### Task goal
Copy out the full listing that comes next, exactly.

### Records for this task
>>

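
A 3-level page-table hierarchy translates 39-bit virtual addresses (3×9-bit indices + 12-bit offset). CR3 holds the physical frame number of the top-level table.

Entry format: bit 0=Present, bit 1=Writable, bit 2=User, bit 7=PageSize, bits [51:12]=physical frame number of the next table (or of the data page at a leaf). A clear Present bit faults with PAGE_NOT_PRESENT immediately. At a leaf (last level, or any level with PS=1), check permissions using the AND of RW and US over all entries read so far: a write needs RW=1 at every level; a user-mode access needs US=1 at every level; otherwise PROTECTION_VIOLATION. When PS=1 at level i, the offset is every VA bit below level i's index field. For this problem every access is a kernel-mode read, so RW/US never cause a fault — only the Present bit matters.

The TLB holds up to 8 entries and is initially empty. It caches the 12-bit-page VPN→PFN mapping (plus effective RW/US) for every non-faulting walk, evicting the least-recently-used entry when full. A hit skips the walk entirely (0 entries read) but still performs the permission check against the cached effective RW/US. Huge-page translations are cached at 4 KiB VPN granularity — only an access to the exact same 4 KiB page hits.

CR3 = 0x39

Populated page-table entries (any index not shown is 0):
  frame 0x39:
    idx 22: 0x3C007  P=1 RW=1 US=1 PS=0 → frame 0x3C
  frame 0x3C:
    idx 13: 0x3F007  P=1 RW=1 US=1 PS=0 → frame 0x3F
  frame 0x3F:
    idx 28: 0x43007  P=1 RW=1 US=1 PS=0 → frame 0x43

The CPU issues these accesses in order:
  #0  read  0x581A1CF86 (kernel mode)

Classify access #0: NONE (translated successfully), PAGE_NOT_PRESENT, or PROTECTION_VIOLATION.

Trace:
#0 VA=0x581A1CF86 (r,kernel):
  L0: frame=0x39 idx=22 entry=0x3C007 [P=1 RW=1 US=1 PS=0]
  L1: frame=0x3C idx=13 entry=0x3F007 [P=1 RW=1 US=1 PS=0]
  L2: frame=0x3F idx=28 entry=0x43007 [P=1 RW=1 US=1 PS=0]
  ⇒ phys 0x43F86  [3 reads]

Access #0 fault: NONE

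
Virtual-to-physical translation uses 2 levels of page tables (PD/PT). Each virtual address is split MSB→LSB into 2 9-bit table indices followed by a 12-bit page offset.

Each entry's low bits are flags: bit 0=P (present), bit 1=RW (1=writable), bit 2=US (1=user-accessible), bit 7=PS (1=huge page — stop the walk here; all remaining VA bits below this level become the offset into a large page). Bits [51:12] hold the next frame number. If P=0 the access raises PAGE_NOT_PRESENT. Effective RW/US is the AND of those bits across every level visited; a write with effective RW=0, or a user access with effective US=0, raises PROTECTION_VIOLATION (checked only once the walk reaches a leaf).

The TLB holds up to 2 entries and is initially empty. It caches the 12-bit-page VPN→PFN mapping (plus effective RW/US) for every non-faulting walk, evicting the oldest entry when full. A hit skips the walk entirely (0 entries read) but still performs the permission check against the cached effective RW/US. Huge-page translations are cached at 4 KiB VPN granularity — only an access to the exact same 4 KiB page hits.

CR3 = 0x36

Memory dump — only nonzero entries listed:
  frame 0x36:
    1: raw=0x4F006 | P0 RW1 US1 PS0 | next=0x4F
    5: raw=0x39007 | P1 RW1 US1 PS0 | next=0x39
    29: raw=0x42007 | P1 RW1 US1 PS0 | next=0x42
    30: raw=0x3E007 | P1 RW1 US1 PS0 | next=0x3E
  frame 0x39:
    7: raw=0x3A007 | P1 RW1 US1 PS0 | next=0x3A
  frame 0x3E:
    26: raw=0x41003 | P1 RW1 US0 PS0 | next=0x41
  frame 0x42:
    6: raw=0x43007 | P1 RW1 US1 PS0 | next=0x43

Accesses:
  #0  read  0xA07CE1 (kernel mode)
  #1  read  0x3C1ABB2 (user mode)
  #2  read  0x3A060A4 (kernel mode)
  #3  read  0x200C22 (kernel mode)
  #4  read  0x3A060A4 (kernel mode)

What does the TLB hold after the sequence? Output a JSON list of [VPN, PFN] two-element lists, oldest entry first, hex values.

Walk each access:
#0 VA=0xA07CE1 (r,kernel):
  lvl0: tbl 0x36, slot 5 ⇒ 0x39007 (P1/RW1/US1/PS0)
  lvl1: tbl 0x39, slot 7 ⇒ 0x3A007 (P1/RW1/US1/PS0)
  ✓ 0x3ACE1  — 2 lookups
#1 VA=0x3C1ABB2 (r,user):
  lvl0: tbl 0x36, slot 30 ⇒ 0x3E007 (P1/RW1/US1/PS0)
  lvl1: tbl 0x3E, slot 26 ⇒ 0x41003 (P1/RW1/US0/PS0)
  → PROTECTION_VIOLATION  (2 entries read)
#2 VA=0x3A060A4 (r,kernel):
  lvl0: tbl 0x36, slot 29 ⇒ 0x42007 (P1/RW1/US1/PS0)
  lvl1: tbl 0x42, slot 6 ⇒ 0x43007 (P1/RW1/US1/PS0)
  ✓ 0x430A4  — 2 lookups
#3 VA=0x200C22 (r,kernel):
  lvl0: tbl 0x36, slot 1 ⇒ 0x4F006 (P0/RW1/US1/PS0)
  → PAGE_NOT_PRESENT  (1 entries read)
#4 VA=0x3A060A4 (r,kernel):
  TLB hit vpn=0x3A06 → PA=0x430A4

TLB: [["0xA07", "0x3A"], ["0x3A06", "0x43"]]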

<<

### Exercise output
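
A 3-level page-table hierarchy translates 39-bit virtual addresses (3×9-bit indices + 12-bit offset). CR3 holds the physical frame number of the top-level table.

Entry format: bit 0=Present, bit 1=Writable, bit 2=User, bit 7=PageSize, bits [51:12]=physical frame number of the next table (or of the data page at a leaf). A clear Present bit faults with PAGE_NOT_PRESENT immediately. At a leaf (last level, or any level with PS=1), check permissions using the AND of RW and US over all entries read so far: a write needs RW=1 at every level; a user-mode access needs US=1 at every level; otherwise PROTECTION_VIOLATION. When PS=1 at level i, the offset is every VA bit below level i's index field. For this problem every access is a kernel-mode read, so RW/US never cause a fault — only the Present bit matters.

The TLB holds up to 8 entries and is initially empty. It caches the 12-bit-page VPN→PFN mapping (plus effective RW/US) for every non-faulting walk, evicting the least-recently-used entry when full. A hit skips the walk entirely (0 entries read) but still performs the permission check against the cached effective RW/US. Huge-page translations are cached at 4 KiB VPN granularity — only an access to the exact same 4 KiB page hits.

CR3 = 0x39

Populated page-table entries (any index not shown is 0):
  frame 0x39:
    idx 22: 0x3C007  P=1 RW=1 US=1 PS=0 → frame 0x3C
  frame 0x3C:
    idx 13: 0x3F007  P=1 RW=1 US=1 PS=0 → frame 0x3F
  frame 0x3F:
    idx 28: 0x43007  P=1 RW=1 US=1 PS=0 → frame 0x43

The CPU issues these accesses in order:
  #0  read  0x581A1CF86 (kernel mode)

Classify access #0: NONE (translated successfully), PAGE_NOT_PRESENT, or PROTECTION_VIOLATION.

Trace:
#0 VA=0x581A1CF86 (r,kernel):
  L0: frame=0x39 idx=22 entry=0x3C007 [P=1 RW=1 US=1 PS=0]
  L1: frame=0x3C idx=13 entry=0x3F007 [P=1 RW=1 US=1 PS=0]
  L2: frame=0x3F idx=28 entry=0x43007 [P=1 RW=1 US=1 PS=0]
  ⇒ phys 0x43F86  [3 reads]

Access #0 fault: NONE

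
Virtual-to-physical translation uses 2 levels of page tables (PD/PT). Each virtual address is split MSB→LSB into 2 9-bit table indices followed by a 12-bit page offset.

Each entry's low bits are flags: bit 0=P (present), bit 1=RW (1=writable), bit 2=US (1=user-accessible), bit 7=PS (1=huge page — stop the walk here; all remaining VA bits below this level become the offset into a large page). Bits [51:12] hold the next frame number. If P=0 the access raises PAGE_NOT_PRESENT. Effective RW/US is the AND of those bits across every level visited; a write with effective RW=0, or a user access with effective US=0, raises PROTECTION_VIOLATION (checked only once the walk reaches a leaf).

The TLB holds up to 2 entries and is initially empty. It caches the 12-bit-page VPN→PFN mapping (plus effective RW/US) for every non-faulting walk, evicting the oldest entry when full. A hit skips the walk entirely (0 entries read) but still performs the permission check against the cached effective RW/US. Huge-page translations are cached at 4 KiB VPN granularity — only an access to the exact same 4 KiB page hits.

CR3 = 0x36

Memory dump — only nonzero entries listed:
  frame 0x36:
    1: raw=0x4F006 | P0 RW1 US1 PS0 | next=0x4F
    5: raw=0x39007 | P1 RW1 US1 PS0 | next=0x39
    29: raw=0x42007 | P1 RW1 US1 PS0 | next=0x42
    30: raw=0x3E007 | P1 RW1 US1 PS0 | next=0x3E
  frame 0x39:
    7: raw=0x3A007 | P1 RW1 US1 PS0 | next=0x3A
  frame 0x3E:
    26: raw=0x41003 | P1 RW1 US0 PS0 | next=0x41
  frame 0x42:
    6: raw=0x43007 | P1 RW1 US1 PS0 | next=0x43

Accesses:
  #0  read  0xA07CE1 (kernel mode)
  #1  read  0x3C1ABB2 (user mode)
  #2  read  0x3A060A4 (kernel mode)
  #3  read  0x200C22 (kernel mode)
  #4  read  0x3A060A4 (kernel mode)

What does the TLB hold after the sequence? Output a JSON list of [VPN, PFN] two-element lists, oldest entry first, hex values.

Walk each access:
#0 VA=0xA07CE1 (r,kernel):
  lvl0: tbl 0x36, slot 5 ⇒ 0x39007 (P1/RW1/US1/PS0)
  lvl1: tbl 0x39, slot 7 ⇒ 0x3A007 (P1/RW1/US1/PS0)
  ✓ 0x3ACE1  — 2 lookups
#1 VA=0x3C1ABB2 (r,user):
  lvl0: tbl 0x36, slot 30 ⇒ 0x3E007 (P1/RW1/US1/PS0)
  lvl1: tbl 0x3E, slot 26 ⇒ 0x41003 (P1/RW1/US0/PS0)
  → PROTECTION_VIOLATION  (2 entries read)
#2 VA=0x3A060A4 (r,kernel):
  lvl0: tbl 0x36, slot 29 ⇒ 0x42007 (P1/RW1/US1/PS0)
  lvl1: tbl 0x42, slot 6 ⇒ 0x43007 (P1/RW1/US1/PS0)
  ✓ 0x430A4  — 2 lookups
#3 VA=0x200C22 (r,kernel):
  lvl0: tbl 0x36, slot 1 ⇒ 0x4F006 (P0/RW1/US1/PS0)
  → PAGE_NOT_PRESENT  (1 entries read)
#4 VA=0x3A060A4 (r,kernel):
  TLB hit vpn=0x3A06 → PA=0x430A4

TLB: [["0xA07", "0x3A"], ["0x3A06", "0x43"]]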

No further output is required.